** Opening EXTRACTED INFORMATION block **

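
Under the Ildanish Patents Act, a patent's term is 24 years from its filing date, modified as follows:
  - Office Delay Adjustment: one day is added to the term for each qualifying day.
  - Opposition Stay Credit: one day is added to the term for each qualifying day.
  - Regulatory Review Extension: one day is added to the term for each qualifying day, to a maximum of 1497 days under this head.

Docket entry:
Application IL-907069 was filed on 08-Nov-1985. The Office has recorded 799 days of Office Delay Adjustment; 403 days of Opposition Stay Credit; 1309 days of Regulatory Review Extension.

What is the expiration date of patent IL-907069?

September 23, 2016

Base term: filing date + 24 years → 8 November 2009.
Office Delay Adjustment: +799 days → 16 January 2012.
Opposition Stay Credit: +403 days → 22 February 2013.
Regulatory Review Extension: 1309 days (within the 1497-day cap) → +1309 days → 23 September 2016.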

** Closing EXTRACTED INFORMATION block **

* _WORK REQUEST_
Reproduce the records above exactly as they appear.

* _ANSWER TO THIS TASK_
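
Under the Ildanish Patents Act, a patent's term is 24 years from its filing date, modified as follows:
  - Office Delay Adjustment: one day is added to the term for each qualifying day.
  - Opposition Stay Credit: one day is added to the term for each qualifying day.
  - Regulatory Review Extension: one day is added to the term for each qualifying day, to a maximum of 1497 days under this head.

Docket entry:
Application IL-907069 was filed on 08-Nov-1985. The Office has recorded 799 days of Office Delay Adjustment; 403 days of Opposition Stay Credit; 1309 days of Regulatory Review Extension.

What is the expiration date of patent IL-907069?

September 23, 2016

Base term: filing date + 24 years → 8 November 2009.
Office Delay Adjustment: +799 days → 16 January 2012.
Opposition Stay Credit: +403 days → 22 February 2013.
Regulatory Review Extension: 1309 days (within the 1497-day cap) → +1309 days → 23 September 2016.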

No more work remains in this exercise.